# Your instructions
Go through the entries below, tally each line that has the word "equals", and give only the total.

BEGIN Available data

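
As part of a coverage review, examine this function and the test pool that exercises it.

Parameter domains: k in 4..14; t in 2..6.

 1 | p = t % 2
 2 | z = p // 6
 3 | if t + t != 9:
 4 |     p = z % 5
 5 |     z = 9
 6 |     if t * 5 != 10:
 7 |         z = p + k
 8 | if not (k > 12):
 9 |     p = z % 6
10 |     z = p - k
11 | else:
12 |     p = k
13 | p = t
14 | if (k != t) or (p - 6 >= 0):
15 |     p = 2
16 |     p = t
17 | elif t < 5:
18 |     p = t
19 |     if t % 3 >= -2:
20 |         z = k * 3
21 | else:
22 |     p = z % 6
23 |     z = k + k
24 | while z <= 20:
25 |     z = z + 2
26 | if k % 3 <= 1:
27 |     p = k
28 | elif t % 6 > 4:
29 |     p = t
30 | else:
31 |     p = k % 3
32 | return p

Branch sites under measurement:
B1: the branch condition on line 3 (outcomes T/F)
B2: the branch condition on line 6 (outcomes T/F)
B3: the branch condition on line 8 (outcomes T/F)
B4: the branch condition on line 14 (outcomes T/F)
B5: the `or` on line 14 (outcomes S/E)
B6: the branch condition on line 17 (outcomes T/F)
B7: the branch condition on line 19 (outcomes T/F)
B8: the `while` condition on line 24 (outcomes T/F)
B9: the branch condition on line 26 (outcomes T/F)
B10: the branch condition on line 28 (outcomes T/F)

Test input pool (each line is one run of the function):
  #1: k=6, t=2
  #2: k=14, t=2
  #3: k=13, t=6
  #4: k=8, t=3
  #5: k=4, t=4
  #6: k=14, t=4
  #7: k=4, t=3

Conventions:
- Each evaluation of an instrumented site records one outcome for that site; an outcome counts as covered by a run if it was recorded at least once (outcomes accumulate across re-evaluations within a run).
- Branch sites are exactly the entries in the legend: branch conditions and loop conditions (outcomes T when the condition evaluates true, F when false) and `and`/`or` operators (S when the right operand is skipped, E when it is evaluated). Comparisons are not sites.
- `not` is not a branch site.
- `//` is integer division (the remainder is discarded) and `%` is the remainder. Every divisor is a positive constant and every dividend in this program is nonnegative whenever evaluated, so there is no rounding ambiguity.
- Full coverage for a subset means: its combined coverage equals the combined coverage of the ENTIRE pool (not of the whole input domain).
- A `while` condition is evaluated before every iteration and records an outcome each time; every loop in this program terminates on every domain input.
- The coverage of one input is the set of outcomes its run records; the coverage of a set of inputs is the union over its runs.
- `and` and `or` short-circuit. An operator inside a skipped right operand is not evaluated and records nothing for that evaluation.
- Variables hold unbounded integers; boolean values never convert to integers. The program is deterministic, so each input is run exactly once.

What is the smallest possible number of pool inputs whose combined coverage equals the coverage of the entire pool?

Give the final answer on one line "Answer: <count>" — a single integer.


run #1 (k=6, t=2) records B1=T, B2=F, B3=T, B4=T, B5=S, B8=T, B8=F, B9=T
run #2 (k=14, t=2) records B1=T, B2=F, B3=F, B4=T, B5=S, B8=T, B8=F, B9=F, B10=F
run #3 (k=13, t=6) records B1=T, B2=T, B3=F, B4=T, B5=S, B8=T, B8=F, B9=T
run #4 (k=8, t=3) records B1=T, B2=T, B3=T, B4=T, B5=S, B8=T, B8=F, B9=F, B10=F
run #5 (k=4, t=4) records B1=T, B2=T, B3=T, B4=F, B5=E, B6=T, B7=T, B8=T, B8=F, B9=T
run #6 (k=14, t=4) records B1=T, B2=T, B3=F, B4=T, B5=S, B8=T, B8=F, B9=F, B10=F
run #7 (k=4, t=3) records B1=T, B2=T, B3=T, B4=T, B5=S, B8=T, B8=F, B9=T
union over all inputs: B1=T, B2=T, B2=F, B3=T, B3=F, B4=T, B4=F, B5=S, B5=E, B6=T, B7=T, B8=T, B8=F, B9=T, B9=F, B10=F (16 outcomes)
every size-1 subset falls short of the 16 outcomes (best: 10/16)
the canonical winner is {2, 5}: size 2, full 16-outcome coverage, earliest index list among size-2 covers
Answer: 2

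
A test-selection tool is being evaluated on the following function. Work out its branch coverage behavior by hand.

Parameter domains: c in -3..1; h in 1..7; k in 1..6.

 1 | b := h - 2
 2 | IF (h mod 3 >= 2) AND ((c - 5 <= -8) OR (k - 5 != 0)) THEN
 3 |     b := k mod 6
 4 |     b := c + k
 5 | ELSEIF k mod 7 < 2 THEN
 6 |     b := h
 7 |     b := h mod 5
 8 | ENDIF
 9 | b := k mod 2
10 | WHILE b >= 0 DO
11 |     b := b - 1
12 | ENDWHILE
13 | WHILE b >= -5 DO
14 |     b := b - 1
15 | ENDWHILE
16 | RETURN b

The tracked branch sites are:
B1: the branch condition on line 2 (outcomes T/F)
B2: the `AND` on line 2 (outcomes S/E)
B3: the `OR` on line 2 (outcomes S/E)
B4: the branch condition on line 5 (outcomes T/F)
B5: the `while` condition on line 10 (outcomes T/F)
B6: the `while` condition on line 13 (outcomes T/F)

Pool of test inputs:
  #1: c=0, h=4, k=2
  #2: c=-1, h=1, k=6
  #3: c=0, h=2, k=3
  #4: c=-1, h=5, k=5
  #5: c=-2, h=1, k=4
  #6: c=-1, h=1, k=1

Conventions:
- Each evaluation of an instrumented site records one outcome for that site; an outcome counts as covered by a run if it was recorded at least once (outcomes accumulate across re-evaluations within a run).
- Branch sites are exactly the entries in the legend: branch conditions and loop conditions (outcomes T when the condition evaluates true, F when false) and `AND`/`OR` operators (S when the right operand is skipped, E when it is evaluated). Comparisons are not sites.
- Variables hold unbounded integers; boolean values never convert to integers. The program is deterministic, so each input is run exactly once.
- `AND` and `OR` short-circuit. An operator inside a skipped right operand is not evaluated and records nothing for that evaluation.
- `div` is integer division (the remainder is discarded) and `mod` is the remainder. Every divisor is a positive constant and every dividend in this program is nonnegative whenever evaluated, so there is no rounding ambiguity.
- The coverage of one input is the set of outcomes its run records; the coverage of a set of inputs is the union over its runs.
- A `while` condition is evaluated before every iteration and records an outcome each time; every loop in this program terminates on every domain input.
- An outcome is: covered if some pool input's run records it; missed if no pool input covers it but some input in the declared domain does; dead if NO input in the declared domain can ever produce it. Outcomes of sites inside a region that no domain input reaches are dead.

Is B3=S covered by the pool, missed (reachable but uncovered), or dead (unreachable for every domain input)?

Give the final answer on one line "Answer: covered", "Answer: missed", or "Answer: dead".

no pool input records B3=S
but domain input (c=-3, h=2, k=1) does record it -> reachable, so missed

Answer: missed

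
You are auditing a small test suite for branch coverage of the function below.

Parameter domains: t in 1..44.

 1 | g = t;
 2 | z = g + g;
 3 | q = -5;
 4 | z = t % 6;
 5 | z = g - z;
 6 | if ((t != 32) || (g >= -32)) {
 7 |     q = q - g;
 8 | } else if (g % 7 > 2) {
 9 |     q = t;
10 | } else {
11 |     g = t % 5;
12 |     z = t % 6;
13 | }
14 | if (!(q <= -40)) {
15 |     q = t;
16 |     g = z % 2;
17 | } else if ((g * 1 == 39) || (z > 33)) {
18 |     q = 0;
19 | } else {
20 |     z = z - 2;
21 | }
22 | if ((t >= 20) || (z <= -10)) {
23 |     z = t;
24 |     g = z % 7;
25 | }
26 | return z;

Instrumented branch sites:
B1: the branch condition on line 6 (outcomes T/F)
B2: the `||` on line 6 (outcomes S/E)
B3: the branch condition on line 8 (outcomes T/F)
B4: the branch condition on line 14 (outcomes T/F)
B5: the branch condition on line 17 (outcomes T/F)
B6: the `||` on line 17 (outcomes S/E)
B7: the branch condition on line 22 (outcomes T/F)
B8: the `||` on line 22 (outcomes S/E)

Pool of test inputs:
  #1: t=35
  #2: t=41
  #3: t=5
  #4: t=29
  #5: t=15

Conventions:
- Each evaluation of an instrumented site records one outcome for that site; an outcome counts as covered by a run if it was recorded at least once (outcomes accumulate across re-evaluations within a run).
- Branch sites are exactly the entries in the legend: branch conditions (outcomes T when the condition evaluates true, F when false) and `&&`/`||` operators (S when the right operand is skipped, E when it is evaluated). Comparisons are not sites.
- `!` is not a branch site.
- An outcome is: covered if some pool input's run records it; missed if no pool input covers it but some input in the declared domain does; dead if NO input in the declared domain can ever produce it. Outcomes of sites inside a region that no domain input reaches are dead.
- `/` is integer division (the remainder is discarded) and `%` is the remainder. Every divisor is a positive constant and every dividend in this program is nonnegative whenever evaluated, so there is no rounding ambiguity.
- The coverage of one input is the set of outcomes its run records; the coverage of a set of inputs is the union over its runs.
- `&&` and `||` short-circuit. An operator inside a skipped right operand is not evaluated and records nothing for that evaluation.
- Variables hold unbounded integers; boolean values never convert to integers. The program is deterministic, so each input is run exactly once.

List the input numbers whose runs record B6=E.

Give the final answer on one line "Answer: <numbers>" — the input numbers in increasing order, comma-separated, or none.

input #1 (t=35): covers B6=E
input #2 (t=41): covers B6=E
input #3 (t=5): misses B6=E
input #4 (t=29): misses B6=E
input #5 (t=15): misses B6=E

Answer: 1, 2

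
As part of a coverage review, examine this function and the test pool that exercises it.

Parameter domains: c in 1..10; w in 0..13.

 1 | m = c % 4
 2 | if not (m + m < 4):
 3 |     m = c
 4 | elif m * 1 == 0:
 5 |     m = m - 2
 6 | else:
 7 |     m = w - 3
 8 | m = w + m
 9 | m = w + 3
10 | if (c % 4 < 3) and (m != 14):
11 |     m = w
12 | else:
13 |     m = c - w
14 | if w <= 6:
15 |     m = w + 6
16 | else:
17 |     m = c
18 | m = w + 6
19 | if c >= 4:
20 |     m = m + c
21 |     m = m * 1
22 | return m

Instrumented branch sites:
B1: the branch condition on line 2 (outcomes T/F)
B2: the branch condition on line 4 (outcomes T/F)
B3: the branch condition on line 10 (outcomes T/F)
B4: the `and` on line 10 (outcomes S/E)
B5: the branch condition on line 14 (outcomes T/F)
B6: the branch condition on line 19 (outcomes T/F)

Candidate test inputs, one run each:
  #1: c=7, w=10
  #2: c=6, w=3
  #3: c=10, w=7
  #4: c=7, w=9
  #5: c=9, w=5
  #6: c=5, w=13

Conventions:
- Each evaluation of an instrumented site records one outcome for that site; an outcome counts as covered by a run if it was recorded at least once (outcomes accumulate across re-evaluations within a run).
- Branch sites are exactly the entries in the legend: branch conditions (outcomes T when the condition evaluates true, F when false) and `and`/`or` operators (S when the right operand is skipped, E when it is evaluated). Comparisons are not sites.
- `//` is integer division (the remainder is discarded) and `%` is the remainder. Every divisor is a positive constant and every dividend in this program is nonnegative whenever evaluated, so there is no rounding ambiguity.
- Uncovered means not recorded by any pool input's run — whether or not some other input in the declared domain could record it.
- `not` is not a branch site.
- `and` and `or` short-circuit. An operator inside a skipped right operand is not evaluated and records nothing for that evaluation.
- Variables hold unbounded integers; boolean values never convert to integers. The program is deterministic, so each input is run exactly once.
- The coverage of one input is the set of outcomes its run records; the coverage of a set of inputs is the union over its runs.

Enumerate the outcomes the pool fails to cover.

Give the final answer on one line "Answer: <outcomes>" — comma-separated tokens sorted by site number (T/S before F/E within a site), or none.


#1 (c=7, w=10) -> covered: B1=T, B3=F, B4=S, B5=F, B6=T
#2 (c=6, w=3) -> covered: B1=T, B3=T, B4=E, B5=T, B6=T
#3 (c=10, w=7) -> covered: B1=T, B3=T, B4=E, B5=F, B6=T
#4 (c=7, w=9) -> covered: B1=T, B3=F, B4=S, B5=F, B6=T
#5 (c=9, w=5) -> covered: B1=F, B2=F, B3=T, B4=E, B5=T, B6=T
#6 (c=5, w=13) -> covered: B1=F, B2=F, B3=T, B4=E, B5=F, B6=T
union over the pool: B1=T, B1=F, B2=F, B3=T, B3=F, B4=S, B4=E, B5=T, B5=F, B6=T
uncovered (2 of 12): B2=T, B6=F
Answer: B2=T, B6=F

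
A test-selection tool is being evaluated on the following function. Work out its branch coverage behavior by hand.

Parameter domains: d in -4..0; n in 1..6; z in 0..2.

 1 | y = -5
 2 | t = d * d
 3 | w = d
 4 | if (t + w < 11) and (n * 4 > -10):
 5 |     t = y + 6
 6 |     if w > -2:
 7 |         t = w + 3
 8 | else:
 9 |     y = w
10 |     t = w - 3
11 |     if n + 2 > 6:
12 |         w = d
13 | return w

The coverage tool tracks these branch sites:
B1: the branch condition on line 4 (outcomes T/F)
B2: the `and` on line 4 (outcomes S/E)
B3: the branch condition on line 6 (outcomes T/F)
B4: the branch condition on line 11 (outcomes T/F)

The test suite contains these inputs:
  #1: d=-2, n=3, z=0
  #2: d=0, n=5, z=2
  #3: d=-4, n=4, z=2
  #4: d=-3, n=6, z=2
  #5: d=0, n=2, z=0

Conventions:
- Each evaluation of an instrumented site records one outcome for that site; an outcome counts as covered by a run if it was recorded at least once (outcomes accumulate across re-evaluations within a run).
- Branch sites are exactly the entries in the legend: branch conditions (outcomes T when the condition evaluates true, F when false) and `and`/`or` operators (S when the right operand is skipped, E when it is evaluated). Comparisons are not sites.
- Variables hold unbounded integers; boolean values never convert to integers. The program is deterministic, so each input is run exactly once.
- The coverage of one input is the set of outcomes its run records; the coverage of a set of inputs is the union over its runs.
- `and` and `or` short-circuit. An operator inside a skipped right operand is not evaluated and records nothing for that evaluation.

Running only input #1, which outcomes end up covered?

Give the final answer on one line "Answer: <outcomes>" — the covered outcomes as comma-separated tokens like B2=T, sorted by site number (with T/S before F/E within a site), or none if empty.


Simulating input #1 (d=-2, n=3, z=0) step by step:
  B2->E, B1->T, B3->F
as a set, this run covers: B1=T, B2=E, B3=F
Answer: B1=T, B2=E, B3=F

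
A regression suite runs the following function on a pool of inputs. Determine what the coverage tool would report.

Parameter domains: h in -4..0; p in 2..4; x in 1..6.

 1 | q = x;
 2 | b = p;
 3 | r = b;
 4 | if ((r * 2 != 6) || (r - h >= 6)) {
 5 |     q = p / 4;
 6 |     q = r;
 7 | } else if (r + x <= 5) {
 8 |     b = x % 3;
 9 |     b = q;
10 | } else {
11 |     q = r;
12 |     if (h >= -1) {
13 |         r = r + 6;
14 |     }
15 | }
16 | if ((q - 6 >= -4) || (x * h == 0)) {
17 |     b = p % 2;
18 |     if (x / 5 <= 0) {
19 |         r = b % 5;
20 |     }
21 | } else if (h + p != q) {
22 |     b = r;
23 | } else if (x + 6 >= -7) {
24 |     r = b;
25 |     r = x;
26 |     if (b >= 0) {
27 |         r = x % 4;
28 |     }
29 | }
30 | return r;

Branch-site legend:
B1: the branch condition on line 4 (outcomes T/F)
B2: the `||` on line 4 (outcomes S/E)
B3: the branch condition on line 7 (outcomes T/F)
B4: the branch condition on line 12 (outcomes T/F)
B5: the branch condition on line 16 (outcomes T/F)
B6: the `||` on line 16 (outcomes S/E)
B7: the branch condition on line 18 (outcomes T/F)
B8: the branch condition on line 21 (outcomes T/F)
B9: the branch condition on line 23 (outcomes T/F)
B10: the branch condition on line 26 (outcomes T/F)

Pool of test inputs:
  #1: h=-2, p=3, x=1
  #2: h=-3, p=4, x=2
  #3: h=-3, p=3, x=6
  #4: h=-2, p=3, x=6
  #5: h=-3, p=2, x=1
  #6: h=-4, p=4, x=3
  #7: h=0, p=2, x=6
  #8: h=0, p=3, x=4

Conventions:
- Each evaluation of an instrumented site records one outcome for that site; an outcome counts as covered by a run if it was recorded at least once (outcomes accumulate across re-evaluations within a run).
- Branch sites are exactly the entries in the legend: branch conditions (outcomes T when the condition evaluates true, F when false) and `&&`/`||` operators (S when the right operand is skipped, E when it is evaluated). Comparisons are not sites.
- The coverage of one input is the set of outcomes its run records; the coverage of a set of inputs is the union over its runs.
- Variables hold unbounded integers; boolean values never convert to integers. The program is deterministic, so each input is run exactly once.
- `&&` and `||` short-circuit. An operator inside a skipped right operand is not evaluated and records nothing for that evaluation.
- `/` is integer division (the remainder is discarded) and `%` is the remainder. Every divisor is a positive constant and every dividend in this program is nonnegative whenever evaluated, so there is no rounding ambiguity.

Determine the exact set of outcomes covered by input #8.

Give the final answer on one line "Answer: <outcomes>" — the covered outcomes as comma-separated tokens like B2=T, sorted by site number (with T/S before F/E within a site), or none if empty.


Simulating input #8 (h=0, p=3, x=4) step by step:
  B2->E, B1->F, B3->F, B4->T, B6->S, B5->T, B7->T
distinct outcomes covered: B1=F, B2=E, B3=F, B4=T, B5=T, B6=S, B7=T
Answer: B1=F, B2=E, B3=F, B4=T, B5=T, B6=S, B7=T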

END Available data

# Exercise answer
2